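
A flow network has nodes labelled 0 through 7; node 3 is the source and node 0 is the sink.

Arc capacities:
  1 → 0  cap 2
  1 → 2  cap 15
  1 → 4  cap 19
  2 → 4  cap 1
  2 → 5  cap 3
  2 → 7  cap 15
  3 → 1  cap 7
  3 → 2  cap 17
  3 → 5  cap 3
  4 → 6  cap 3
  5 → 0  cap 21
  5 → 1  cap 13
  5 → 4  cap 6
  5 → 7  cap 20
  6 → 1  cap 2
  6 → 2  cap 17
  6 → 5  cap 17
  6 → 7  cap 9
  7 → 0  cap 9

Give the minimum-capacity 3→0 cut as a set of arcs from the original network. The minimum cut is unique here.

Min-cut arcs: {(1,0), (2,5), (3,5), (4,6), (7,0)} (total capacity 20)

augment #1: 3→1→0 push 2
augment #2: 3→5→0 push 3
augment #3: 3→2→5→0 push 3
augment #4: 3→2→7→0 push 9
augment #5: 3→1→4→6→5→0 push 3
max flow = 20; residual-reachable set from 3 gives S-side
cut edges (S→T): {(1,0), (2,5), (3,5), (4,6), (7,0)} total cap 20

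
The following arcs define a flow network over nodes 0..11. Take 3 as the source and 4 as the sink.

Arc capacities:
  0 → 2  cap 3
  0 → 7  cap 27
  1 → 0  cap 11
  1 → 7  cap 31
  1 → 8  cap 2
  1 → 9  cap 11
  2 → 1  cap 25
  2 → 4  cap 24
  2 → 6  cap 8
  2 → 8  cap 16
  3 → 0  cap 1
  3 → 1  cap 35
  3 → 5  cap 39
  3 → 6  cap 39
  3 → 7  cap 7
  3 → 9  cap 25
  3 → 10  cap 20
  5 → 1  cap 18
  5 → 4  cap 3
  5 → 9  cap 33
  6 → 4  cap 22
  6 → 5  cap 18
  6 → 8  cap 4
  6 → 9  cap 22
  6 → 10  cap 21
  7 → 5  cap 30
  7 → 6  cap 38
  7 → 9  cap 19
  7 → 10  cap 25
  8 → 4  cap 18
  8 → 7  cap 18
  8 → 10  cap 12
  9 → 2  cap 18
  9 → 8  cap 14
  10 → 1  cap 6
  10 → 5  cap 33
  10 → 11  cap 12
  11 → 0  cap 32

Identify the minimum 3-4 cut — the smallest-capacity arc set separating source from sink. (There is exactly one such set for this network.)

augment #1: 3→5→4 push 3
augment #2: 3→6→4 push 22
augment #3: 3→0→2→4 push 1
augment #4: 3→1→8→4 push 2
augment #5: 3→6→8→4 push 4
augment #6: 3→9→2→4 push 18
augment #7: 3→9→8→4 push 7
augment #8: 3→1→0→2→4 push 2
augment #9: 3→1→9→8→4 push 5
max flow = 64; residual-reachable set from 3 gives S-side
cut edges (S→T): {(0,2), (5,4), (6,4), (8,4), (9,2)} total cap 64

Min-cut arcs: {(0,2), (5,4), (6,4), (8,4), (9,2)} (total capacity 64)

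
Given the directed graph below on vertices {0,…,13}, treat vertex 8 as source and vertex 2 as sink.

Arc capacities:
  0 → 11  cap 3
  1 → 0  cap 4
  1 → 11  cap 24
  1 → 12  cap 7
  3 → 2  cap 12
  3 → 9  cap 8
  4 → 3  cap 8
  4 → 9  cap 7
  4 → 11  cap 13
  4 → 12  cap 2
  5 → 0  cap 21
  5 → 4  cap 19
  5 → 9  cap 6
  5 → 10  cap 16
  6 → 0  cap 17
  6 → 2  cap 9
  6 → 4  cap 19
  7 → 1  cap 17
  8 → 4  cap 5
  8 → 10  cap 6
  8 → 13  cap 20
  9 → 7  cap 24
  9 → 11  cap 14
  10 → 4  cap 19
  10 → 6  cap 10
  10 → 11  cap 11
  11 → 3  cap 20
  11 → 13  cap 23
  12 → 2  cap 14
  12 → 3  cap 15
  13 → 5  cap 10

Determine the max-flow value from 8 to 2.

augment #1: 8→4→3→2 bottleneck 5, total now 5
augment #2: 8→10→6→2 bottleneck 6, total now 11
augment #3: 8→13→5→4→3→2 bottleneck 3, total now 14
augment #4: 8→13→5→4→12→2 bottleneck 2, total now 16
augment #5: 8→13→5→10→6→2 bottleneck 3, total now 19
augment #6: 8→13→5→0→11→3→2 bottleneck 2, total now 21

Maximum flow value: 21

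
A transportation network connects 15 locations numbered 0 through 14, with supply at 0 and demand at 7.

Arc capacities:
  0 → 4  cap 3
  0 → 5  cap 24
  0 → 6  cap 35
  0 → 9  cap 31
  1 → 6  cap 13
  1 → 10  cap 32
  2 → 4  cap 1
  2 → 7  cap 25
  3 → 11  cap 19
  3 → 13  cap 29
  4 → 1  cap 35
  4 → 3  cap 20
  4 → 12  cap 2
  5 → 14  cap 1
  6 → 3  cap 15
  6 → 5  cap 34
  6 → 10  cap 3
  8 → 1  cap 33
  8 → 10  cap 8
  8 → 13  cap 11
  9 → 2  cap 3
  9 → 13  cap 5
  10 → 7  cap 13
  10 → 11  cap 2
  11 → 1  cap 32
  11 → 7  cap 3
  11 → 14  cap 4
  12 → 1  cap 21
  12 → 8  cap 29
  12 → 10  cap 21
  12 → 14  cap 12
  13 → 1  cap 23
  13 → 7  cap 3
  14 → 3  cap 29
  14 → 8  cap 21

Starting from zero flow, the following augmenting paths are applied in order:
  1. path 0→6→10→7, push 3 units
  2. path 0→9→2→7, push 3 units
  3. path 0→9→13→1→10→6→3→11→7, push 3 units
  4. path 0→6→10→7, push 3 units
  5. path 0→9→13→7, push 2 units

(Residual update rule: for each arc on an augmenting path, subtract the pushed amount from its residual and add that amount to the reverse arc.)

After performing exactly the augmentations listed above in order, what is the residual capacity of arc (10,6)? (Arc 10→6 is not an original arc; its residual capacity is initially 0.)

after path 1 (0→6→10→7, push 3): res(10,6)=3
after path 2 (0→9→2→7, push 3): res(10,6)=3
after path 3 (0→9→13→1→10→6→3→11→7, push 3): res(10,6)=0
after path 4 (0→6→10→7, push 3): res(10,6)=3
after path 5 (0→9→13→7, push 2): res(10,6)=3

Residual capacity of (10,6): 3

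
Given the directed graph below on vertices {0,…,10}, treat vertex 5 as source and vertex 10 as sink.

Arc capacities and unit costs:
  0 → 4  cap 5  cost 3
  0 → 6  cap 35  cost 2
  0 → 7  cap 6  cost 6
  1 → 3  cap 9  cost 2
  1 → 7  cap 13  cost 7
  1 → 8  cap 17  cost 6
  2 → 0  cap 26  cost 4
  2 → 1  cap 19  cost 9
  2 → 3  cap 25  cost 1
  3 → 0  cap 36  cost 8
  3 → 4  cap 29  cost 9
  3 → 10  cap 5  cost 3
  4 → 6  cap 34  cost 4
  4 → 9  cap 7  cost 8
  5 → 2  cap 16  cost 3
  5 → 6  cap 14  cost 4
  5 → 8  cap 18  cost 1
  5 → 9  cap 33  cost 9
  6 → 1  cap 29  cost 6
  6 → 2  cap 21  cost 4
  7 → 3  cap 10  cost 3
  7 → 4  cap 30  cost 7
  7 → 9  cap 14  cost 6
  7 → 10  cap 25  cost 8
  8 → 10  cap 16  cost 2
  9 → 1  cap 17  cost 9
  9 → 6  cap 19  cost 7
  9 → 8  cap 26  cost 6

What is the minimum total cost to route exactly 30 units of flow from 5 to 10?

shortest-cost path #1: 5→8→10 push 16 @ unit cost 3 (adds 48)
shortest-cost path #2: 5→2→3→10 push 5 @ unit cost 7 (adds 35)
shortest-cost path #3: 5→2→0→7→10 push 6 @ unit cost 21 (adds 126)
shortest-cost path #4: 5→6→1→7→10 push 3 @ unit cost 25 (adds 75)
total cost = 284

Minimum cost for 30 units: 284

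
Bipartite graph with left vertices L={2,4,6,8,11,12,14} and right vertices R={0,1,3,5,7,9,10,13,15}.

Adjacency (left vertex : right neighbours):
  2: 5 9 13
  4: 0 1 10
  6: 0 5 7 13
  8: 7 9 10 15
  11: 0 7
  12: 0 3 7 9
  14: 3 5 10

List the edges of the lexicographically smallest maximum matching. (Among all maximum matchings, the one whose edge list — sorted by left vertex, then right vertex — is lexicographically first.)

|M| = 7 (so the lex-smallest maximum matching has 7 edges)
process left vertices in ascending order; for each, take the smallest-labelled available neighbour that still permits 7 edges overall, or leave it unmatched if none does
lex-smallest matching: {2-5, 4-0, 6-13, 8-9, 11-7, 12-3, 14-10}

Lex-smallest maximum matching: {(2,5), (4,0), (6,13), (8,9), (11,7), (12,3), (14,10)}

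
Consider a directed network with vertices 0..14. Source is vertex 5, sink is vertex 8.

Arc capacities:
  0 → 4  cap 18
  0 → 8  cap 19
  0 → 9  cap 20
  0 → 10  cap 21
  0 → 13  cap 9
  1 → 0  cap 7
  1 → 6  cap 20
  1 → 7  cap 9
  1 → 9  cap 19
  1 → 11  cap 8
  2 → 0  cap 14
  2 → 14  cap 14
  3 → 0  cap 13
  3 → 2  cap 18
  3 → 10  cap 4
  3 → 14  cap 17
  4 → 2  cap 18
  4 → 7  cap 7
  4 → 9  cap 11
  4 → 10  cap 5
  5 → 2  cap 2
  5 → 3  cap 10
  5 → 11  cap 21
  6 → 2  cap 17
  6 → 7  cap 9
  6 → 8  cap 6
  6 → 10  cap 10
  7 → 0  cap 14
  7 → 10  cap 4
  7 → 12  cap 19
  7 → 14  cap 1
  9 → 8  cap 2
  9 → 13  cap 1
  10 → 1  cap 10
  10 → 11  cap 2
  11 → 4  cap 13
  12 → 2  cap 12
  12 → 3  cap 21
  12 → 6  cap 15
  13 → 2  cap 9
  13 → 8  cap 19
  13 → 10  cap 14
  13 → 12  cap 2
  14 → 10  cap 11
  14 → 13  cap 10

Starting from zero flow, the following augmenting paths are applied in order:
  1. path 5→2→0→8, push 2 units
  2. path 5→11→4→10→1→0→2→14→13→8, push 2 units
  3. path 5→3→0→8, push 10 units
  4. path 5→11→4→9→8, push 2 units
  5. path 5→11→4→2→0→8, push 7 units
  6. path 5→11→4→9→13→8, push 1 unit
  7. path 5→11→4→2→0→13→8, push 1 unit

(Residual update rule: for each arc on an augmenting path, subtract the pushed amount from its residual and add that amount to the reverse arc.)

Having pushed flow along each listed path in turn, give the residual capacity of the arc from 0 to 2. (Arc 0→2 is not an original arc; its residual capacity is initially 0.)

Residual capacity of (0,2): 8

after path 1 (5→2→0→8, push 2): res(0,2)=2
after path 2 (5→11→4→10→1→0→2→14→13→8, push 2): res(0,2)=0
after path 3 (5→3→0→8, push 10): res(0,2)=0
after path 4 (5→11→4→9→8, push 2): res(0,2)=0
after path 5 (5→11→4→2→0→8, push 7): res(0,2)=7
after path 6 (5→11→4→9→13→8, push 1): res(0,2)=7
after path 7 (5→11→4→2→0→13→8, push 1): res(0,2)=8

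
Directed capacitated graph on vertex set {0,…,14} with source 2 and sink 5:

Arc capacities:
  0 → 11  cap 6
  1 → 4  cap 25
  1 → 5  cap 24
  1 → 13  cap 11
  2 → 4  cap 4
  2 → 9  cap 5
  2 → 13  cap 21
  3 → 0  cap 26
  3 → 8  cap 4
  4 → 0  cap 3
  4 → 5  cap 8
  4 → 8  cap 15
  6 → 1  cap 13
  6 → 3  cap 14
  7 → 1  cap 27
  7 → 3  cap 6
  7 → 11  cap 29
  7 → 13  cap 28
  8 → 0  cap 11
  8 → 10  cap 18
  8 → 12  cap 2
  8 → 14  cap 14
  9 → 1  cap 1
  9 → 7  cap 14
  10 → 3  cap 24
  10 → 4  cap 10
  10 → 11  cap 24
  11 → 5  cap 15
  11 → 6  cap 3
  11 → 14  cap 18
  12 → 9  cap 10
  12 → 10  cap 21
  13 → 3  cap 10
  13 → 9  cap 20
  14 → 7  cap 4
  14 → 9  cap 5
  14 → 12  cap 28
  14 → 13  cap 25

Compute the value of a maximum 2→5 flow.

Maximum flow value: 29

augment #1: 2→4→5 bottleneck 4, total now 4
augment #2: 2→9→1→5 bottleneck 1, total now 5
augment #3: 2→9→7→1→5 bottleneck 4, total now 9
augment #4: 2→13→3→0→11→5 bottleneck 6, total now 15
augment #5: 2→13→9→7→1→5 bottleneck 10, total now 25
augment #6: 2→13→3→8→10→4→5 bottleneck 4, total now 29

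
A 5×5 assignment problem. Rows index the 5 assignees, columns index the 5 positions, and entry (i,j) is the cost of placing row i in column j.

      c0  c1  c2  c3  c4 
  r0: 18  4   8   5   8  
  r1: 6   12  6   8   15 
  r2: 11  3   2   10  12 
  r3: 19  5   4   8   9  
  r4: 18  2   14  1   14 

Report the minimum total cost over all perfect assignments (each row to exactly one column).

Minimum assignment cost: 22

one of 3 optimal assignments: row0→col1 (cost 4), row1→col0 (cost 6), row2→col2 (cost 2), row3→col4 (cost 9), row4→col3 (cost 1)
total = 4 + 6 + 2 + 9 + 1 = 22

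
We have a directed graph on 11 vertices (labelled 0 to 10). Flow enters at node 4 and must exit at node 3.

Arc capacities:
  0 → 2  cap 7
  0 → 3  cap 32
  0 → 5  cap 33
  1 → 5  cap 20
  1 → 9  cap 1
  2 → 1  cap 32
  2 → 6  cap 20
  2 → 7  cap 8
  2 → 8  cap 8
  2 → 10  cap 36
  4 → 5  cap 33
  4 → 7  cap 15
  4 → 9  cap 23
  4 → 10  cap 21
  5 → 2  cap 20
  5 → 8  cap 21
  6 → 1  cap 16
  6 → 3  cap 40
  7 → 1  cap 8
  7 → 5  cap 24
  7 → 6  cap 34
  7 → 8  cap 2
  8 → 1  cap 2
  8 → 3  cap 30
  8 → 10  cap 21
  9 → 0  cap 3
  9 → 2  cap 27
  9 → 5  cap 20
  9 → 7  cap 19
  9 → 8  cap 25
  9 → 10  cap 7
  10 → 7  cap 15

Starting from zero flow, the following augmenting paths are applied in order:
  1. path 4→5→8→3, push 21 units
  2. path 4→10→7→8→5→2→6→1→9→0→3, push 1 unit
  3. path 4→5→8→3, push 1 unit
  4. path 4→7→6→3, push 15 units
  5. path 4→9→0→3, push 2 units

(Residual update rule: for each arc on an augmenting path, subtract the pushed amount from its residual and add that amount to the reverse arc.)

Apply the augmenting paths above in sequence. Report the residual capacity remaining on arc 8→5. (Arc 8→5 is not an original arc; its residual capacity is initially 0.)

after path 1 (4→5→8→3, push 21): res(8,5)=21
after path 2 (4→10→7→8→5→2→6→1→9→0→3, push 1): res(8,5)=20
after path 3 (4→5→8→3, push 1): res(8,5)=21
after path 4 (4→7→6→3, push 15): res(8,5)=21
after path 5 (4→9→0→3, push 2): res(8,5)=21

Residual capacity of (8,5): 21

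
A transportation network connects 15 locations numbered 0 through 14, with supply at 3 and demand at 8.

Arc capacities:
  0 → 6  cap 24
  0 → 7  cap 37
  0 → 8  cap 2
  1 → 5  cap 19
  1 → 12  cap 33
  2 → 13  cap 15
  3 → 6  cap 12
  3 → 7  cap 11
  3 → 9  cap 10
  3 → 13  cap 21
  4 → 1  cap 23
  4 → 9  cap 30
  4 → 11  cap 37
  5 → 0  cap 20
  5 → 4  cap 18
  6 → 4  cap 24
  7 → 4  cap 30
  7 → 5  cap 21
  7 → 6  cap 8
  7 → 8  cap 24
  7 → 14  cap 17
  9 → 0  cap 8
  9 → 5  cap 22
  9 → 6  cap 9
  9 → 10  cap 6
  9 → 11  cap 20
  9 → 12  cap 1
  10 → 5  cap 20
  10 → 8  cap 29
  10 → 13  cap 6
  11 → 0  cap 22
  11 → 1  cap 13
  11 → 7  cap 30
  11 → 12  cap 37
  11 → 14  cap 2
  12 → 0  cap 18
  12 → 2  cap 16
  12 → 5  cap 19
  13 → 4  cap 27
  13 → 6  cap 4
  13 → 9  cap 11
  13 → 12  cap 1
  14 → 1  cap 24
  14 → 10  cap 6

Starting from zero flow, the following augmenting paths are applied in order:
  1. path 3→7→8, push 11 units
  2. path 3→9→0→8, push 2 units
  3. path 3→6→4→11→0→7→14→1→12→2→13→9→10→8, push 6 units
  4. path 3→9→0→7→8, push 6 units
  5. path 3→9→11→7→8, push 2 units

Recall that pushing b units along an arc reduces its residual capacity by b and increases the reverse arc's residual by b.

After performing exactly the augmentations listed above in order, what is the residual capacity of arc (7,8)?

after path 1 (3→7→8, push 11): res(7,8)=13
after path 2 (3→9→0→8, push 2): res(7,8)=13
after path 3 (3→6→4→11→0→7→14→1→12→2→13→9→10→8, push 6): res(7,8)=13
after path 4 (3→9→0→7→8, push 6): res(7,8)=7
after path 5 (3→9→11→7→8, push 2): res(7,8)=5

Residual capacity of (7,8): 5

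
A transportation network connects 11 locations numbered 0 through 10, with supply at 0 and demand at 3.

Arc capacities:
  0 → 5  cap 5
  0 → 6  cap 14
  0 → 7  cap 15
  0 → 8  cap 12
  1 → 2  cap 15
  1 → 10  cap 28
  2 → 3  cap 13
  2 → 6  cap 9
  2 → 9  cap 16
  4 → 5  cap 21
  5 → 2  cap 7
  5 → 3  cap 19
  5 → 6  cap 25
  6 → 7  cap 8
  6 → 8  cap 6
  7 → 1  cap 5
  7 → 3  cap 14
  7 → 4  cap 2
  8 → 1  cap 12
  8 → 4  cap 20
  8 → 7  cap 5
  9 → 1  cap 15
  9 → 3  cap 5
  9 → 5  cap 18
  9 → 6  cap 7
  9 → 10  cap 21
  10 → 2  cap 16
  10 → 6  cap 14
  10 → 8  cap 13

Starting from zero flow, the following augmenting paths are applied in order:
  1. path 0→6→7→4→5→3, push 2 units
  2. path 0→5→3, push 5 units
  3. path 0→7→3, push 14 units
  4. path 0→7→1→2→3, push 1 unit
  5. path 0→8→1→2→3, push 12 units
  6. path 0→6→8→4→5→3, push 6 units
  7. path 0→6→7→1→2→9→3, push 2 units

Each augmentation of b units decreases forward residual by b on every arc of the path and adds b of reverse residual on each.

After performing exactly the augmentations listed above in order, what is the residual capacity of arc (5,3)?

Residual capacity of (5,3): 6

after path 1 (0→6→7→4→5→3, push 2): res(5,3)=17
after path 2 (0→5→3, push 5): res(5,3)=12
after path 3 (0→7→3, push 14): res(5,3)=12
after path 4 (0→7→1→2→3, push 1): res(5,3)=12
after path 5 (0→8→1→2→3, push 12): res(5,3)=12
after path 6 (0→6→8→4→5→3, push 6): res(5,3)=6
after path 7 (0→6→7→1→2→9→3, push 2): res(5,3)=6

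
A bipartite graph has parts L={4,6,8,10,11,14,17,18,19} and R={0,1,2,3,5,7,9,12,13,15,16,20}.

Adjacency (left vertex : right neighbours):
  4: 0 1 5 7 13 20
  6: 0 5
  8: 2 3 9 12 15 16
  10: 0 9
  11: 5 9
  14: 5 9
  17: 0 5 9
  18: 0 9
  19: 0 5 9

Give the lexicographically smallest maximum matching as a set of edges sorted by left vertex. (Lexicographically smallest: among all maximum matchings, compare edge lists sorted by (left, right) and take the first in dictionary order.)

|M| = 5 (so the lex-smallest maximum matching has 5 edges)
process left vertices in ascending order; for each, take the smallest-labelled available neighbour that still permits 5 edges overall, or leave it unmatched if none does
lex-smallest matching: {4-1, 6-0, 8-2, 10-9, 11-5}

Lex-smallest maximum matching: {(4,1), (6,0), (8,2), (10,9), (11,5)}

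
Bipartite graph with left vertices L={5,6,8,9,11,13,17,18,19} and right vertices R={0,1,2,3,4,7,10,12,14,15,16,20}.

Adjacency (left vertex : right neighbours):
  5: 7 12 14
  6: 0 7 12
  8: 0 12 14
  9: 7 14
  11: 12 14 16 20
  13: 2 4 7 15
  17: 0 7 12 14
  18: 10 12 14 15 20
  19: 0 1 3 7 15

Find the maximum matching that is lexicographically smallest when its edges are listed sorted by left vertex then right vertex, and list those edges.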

● WORK ORDER:
Only the lines that contain the string "through" should be copied from the entries above.

● SOLUTION BELOW:
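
A flow network has nodes labelled 0 through 7; node 3 is the source and node 0 is the sink.
A transportation network connects 15 locations numbered 0 through 14, with supply at 0 and demand at 7.
A transportation network connects 15 locations numbered 0 through 14, with supply at 3 and demand at 8.
A transportation network connects 11 locations numbered 0 through 10, with supply at 0 and demand at 3.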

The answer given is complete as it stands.